Source data:
━━━━━━━━━━━━━━━━━━━━━━━━━━━━━━
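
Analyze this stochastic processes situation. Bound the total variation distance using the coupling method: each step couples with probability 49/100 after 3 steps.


TV distance bound <= (1-delta)^n
= (1 - 0.4900)^3
= 0.5100^3
= 0.1327

0.1327


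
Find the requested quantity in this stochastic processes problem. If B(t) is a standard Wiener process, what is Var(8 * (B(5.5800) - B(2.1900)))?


Var(alpha*(B(t)-B(s))) = alpha^2 * (t-s)
= 8^2 * (5.5800 - 2.1900)
= 64 * 3.3900
= 216.9600

216.9600


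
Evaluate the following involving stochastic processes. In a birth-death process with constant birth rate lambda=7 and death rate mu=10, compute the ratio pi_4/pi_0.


For birth-death process, pi_n/pi_0 = (lambda/mu)^n
= (7/10)^4
= 0.2401

0.2401


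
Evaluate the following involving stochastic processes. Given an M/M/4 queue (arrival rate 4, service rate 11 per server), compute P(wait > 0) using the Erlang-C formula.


a = lambda/mu = 0.3636
rho = a/c = 0.0909
Erlang-C formula applied:
C(c,a) = 5.5708e-04

5.5708e-04


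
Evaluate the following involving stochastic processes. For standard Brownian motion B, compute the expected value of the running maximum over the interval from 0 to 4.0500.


E(max B(s)) = sqrt(2t/pi)
= sqrt(2*4.0500/pi)
= sqrt(2.5783)
= 1.6057

1.6057


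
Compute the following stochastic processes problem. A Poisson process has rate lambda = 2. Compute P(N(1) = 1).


P(N(t)=k) = (lambda*t)^k * exp(-lambda*t) / k!
lambda*t = 2
= 2^1 * exp(-2) / 1!
= 2 * 0.1353 / 1
= 0.2707

0.2707


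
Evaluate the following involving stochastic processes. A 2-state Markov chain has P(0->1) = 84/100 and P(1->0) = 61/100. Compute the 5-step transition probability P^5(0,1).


Computing P^5 by matrix multiplication.
P = [[0.1600, 0.8400], [0.6100, 0.3900]]
After raising P to the power 5:
P^5(0,1) = 0.5900

0.5900


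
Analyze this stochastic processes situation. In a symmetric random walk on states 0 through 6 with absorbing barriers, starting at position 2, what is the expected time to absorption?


For symmetric RW on 0,...,N with absorbing barriers, E(i) = i*(N-i)
E(2) = 2 * 4 = 8

8


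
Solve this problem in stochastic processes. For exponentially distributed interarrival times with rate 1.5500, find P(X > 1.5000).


P(X > t) = exp(-lambda * t)
= exp(-1.5500 * 1.5000)
= exp(-2.3250) = 0.0978

0.0978


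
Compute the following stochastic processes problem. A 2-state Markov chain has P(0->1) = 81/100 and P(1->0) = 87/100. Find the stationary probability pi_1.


Stationary distribution: pi_0 = p10/(p01+p10), pi_1 = p01/(p01+p10)
p01 = 0.8100, p10 = 0.8700
pi_1 = 0.4821

0.4821


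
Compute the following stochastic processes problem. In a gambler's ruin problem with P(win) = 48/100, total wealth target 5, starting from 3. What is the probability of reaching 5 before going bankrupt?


Gambler's ruin formula:
r = q/p = 0.5200/0.4800 = 1.0833
P(win) = (1 - r^i)/(1 - r^N)
= (1 - 1.0833^3)/(1 - 1.0833^5)
= 0.5515

0.5515


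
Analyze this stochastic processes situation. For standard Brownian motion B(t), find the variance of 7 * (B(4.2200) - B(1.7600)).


Var(alpha*(B(t)-B(s))) = alpha^2 * (t-s)
= 7^2 * (4.2200 - 1.7600)
= 49 * 2.4600
= 120.5400

120.5400


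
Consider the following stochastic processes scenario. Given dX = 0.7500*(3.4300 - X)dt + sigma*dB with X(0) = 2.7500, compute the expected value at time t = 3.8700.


E[X(t)] = mu + (X(0) - mu)*exp(-theta*t)
= 3.4300 + (2.7500 - 3.4300)*exp(-0.7500*3.8700)
= 3.4300 + -0.6800 * 0.0549
= 3.3927

3.3927


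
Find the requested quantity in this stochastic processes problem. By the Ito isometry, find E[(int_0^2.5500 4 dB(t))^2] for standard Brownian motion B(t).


By Ito isometry: E[(int f dB)^2] = int f^2 dt
= 4^2 * 2.5500
= 16 * 2.5500 = 40.8000

40.8000


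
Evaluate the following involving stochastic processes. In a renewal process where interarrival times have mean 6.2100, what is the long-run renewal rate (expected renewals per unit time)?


Long-run renewal rate = 1/E(X)
= 1/6.2100
= 0.1610

0.1610


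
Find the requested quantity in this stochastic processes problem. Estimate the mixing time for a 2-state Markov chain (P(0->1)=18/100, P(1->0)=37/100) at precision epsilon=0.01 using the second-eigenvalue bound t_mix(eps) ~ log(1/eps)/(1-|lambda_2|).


lambda_2 = |1 - p01 - p10| = |1 - 0.1800 - 0.3700| = 0.4500
t_mix ~ log(1/eps)/(1 - |lambda_2|)
= log(100)/(1 - 0.4500) = 4.6052/0.5500
= 8.3730

8.3730


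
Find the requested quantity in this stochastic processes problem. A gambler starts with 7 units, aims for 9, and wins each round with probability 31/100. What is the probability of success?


Gambler's ruin formula:
r = q/p = 0.6900/0.3100 = 2.2258
P(win) = (1 - r^i)/(1 - r^N)
= (1 - 2.2258^7)/(1 - 2.2258^9)
= 0.2013

0.2013


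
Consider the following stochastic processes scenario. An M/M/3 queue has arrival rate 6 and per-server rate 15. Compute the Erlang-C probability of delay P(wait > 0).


a = lambda/mu = 0.4000
rho = a/c = 0.1333
Erlang-C formula applied:
C(c,a) = 0.0082

0.0082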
━━━━━━━━━━━━━━━━━━━━━━━━━━━━━━
* _Exercise description_: Would you mind copying all of the records exactly?

* _Task result_:
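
Analyze this stochastic processes situation. Bound the total variation distance using the coupling method: each step couples with probability 49/100 after 3 steps.


TV distance bound <= (1-delta)^n
= (1 - 0.4900)^3
= 0.5100^3
= 0.1327

0.1327


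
Find the requested quantity in this stochastic processes problem. If B(t) is a standard Wiener process, what is Var(8 * (B(5.5800) - B(2.1900)))?


Var(alpha*(B(t)-B(s))) = alpha^2 * (t-s)
= 8^2 * (5.5800 - 2.1900)
= 64 * 3.3900
= 216.9600

216.9600


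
Evaluate the following involving stochastic processes. In a birth-death process with constant birth rate lambda=7 and death rate mu=10, compute the ratio pi_4/pi_0.


For birth-death process, pi_n/pi_0 = (lambda/mu)^n
= (7/10)^4
= 0.2401

0.2401


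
Evaluate the following involving stochastic processes. Given an M/M/4 queue (arrival rate 4, service rate 11 per server), compute P(wait > 0) using the Erlang-C formula.


a = lambda/mu = 0.3636
rho = a/c = 0.0909
Erlang-C formula applied:
C(c,a) = 5.5708e-04

5.5708e-04


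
Evaluate the following involving stochastic processes. For standard Brownian motion B, compute the expected value of the running maximum over the interval from 0 to 4.0500.


E(max B(s)) = sqrt(2t/pi)
= sqrt(2*4.0500/pi)
= sqrt(2.5783)
= 1.6057

1.6057


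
Compute the following stochastic processes problem. A Poisson process has rate lambda = 2. Compute P(N(1) = 1).


P(N(t)=k) = (lambda*t)^k * exp(-lambda*t) / k!
lambda*t = 2
= 2^1 * exp(-2) / 1!
= 2 * 0.1353 / 1
= 0.2707

0.2707


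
Evaluate the following involving stochastic processes. A 2-state Markov chain has P(0->1) = 84/100 and P(1->0) = 61/100. Compute the 5-step transition probability P^5(0,1).


Computing P^5 by matrix multiplication.
P = [[0.1600, 0.8400], [0.6100, 0.3900]]
After raising P to the power 5:
P^5(0,1) = 0.5900

0.5900


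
Analyze this stochastic processes situation. In a symmetric random walk on states 0 through 6 with absorbing barriers, starting at position 2, what is the expected time to absorption?


For symmetric RW on 0,...,N with absorbing barriers, E(i) = i*(N-i)
E(2) = 2 * 4 = 8

8


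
Solve this problem in stochastic processes. For exponentially distributed interarrival times with rate 1.5500, find P(X > 1.5000).


P(X > t) = exp(-lambda * t)
= exp(-1.5500 * 1.5000)
= exp(-2.3250) = 0.0978

0.0978


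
Compute the following stochastic processes problem. A 2-state Markov chain has P(0->1) = 81/100 and P(1->0) = 87/100. Find the stationary probability pi_1.


Stationary distribution: pi_0 = p10/(p01+p10), pi_1 = p01/(p01+p10)
p01 = 0.8100, p10 = 0.8700
pi_1 = 0.4821

0.4821


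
Compute the following stochastic processes problem. In a gambler's ruin problem with P(win) = 48/100, total wealth target 5, starting from 3. What is the probability of reaching 5 before going bankrupt?


Gambler's ruin formula:
r = q/p = 0.5200/0.4800 = 1.0833
P(win) = (1 - r^i)/(1 - r^N)
= (1 - 1.0833^3)/(1 - 1.0833^5)
= 0.5515

0.5515


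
Analyze this stochastic processes situation. For standard Brownian motion B(t), find the variance of 7 * (B(4.2200) - B(1.7600)).


Var(alpha*(B(t)-B(s))) = alpha^2 * (t-s)
= 7^2 * (4.2200 - 1.7600)
= 49 * 2.4600
= 120.5400

120.5400


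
Consider the following stochastic processes scenario. Given dX = 0.7500*(3.4300 - X)dt + sigma*dB with X(0) = 2.7500, compute the expected value at time t = 3.8700.


E[X(t)] = mu + (X(0) - mu)*exp(-theta*t)
= 3.4300 + (2.7500 - 3.4300)*exp(-0.7500*3.8700)
= 3.4300 + -0.6800 * 0.0549
= 3.3927

3.3927


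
Find the requested quantity in this stochastic processes problem. By the Ito isometry, find E[(int_0^2.5500 4 dB(t))^2] for standard Brownian motion B(t).


By Ito isometry: E[(int f dB)^2] = int f^2 dt
= 4^2 * 2.5500
= 16 * 2.5500 = 40.8000

40.8000


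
Evaluate the following involving stochastic processes. In a renewal process where interarrival times have mean 6.2100, what is the long-run renewal rate (expected renewals per unit time)?


Long-run renewal rate = 1/E(X)
= 1/6.2100
= 0.1610

0.1610


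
Find the requested quantity in this stochastic processes problem. Estimate the mixing time for a 2-state Markov chain (P(0->1)=18/100, P(1->0)=37/100) at precision epsilon=0.01 using the second-eigenvalue bound t_mix(eps) ~ log(1/eps)/(1-|lambda_2|).


lambda_2 = |1 - p01 - p10| = |1 - 0.1800 - 0.3700| = 0.4500
t_mix ~ log(1/eps)/(1 - |lambda_2|)
= log(100)/(1 - 0.4500) = 4.6052/0.5500
= 8.3730

8.3730


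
Find the requested quantity in this stochastic processes problem. A gambler starts with 7 units, aims for 9, and wins each round with probability 31/100. What is the probability of success?


Gambler's ruin formula:
r = q/p = 0.6900/0.3100 = 2.2258
P(win) = (1 - r^i)/(1 - r^N)
= (1 - 2.2258^7)/(1 - 2.2258^9)
= 0.2013

0.2013


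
Consider the following stochastic processes scenario. An M/M/3 queue has arrival rate 6 and per-server rate 15. Compute the Erlang-C probability of delay P(wait > 0).


a = lambda/mu = 0.4000
rho = a/c = 0.1333
Erlang-C formula applied:
C(c,a) = 0.0082

0.0082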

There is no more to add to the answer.